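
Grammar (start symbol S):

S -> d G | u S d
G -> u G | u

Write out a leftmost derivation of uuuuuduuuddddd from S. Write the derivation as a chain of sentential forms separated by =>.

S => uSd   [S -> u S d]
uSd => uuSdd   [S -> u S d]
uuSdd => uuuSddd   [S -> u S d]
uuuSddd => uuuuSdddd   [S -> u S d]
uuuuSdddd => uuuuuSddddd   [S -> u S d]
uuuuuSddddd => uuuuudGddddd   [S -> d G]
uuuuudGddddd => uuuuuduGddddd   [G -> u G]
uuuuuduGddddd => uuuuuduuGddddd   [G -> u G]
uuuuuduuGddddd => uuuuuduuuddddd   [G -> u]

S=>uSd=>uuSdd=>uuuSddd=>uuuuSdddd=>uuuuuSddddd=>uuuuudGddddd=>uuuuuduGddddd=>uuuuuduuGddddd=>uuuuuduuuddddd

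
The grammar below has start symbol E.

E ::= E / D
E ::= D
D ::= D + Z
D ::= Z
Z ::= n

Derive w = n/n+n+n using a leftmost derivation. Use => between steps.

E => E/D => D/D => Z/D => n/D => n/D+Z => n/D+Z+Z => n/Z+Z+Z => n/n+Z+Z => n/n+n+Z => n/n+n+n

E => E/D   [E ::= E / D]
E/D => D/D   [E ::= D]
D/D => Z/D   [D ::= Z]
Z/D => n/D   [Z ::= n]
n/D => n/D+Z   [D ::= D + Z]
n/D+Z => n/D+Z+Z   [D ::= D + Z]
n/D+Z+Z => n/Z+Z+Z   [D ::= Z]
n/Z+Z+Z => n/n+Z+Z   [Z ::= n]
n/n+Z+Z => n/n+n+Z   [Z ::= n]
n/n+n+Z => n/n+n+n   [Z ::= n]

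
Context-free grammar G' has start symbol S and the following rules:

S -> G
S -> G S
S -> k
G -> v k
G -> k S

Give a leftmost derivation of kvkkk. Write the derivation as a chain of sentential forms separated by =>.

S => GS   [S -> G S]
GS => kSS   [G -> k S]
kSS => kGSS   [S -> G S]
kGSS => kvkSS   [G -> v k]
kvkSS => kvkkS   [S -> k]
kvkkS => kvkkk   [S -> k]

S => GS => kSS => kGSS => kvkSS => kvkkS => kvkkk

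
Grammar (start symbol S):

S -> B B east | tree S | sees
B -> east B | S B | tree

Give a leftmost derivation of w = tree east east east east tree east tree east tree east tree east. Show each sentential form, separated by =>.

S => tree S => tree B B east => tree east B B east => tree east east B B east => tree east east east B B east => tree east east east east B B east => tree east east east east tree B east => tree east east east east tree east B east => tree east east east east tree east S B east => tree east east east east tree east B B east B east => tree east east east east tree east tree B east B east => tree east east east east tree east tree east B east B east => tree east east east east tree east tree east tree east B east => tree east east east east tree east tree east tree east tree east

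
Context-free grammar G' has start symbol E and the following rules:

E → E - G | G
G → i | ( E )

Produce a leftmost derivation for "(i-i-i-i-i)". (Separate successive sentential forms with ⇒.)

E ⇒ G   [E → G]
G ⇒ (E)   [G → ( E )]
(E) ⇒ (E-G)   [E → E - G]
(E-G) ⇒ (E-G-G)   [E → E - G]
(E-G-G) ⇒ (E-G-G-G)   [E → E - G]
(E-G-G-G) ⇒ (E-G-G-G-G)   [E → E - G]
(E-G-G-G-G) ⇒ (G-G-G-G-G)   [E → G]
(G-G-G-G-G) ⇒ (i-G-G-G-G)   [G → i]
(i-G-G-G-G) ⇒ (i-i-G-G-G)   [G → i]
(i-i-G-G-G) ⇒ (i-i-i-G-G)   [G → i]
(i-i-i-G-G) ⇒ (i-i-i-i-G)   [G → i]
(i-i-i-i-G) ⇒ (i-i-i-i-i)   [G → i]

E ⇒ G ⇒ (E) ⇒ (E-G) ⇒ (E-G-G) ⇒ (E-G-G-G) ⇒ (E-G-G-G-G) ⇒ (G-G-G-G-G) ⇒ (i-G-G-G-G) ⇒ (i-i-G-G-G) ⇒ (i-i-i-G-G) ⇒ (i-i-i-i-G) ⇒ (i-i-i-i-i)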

§ **AIM OF THE EXERCISE**: What's wanted is each line above, transcribed with nothing altered.

§ **ANSWER BOX**:
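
Grammar (start symbol S):

S -> d G | u S d
G -> u G | u

Write out a leftmost derivation of uuuuuduuuddddd from S. Write the derivation as a chain of sentential forms separated by =>.

S => uSd   [S -> u S d]
uSd => uuSdd   [S -> u S d]
uuSdd => uuuSddd   [S -> u S d]
uuuSddd => uuuuSdddd   [S -> u S d]
uuuuSdddd => uuuuuSddddd   [S -> u S d]
uuuuuSddddd => uuuuudGddddd   [S -> d G]
uuuuudGddddd => uuuuuduGddddd   [G -> u G]
uuuuuduGddddd => uuuuuduuGddddd   [G -> u G]
uuuuuduuGddddd => uuuuuduuuddddd   [G -> u]

S=>uSd=>uuSdd=>uuuSddd=>uuuuSdddd=>uuuuuSddddd=>uuuuudGddddd=>uuuuuduGddddd=>uuuuuduuGddddd=>uuuuuduuuddddd

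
The grammar below has start symbol E.

E ::= E / D
E ::= D
D ::= D + Z
D ::= Z
Z ::= n

Derive w = n/n+n+n using a leftmost derivation. Use => between steps.

E => E/D => D/D => Z/D => n/D => n/D+Z => n/D+Z+Z => n/Z+Z+Z => n/n+Z+Z => n/n+n+Z => n/n+n+n

E => E/D   [E ::= E / D]
E/D => D/D   [E ::= D]
D/D => Z/D   [D ::= Z]
Z/D => n/D   [Z ::= n]
n/D => n/D+Z   [D ::= D + Z]
n/D+Z => n/D+Z+Z   [D ::= D + Z]
n/D+Z+Z => n/Z+Z+Z   [D ::= Z]
n/Z+Z+Z => n/n+Z+Z   [Z ::= n]
n/n+Z+Z => n/n+n+Z   [Z ::= n]
n/n+n+Z => n/n+n+n   [Z ::= n]

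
Context-free grammar G' has start symbol S and the following rules:

S -> G
S -> G S
S -> k
G -> v k
G -> k S

Give a leftmost derivation of kvkkk. Write the derivation as a chain of sentential forms separated by =>.

S => GS   [S -> G S]
GS => kSS   [G -> k S]
kSS => kGSS   [S -> G S]
kGSS => kvkSS   [G -> v k]
kvkSS => kvkkS   [S -> k]
kvkkS => kvkkk   [S -> k]

S => GS => kSS => kGSS => kvkSS => kvkkS => kvkkk

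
Grammar (start symbol S):

S -> B B east | tree S | sees
B -> east B | S B | tree

Give a leftmost derivation of w = tree east east east east tree east tree east tree east tree east. Show each sentential form, separated by =>.

S => tree S => tree B B east => tree east B B east => tree east east B B east => tree east east east B B east => tree east east east east B B east => tree east east east east tree B east => tree east east east east tree east B east => tree east east east east tree east S B east => tree east east east east tree east B B east B east => tree east east east east tree east tree B east B east => tree east east east east tree east tree east B east B east => tree east east east east tree east tree east tree east B east => tree east east east east tree east tree east tree east tree east

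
Context-free grammar G' has start symbol E and the following rules:

E → E - G | G
G → i | ( E )

Produce a leftmost derivation for "(i-i-i-i-i)". (Separate successive sentential forms with ⇒.)

E ⇒ G   [E → G]
G ⇒ (E)   [G → ( E )]
(E) ⇒ (E-G)   [E → E - G]
(E-G) ⇒ (E-G-G)   [E → E - G]
(E-G-G) ⇒ (E-G-G-G)   [E → E - G]
(E-G-G-G) ⇒ (E-G-G-G-G)   [E → E - G]
(E-G-G-G-G) ⇒ (G-G-G-G-G)   [E → G]
(G-G-G-G-G) ⇒ (i-G-G-G-G)   [G → i]
(i-G-G-G-G) ⇒ (i-i-G-G-G)   [G → i]
(i-i-G-G-G) ⇒ (i-i-i-G-G)   [G → i]
(i-i-i-G-G) ⇒ (i-i-i-i-G)   [G → i]
(i-i-i-i-G) ⇒ (i-i-i-i-i)   [G → i]

E ⇒ G ⇒ (E) ⇒ (E-G) ⇒ (E-G-G) ⇒ (E-G-G-G) ⇒ (E-G-G-G-G) ⇒ (G-G-G-G-G) ⇒ (i-G-G-G-G) ⇒ (i-i-G-G-G) ⇒ (i-i-i-G-G) ⇒ (i-i-i-i-G) ⇒ (i-i-i-i-i)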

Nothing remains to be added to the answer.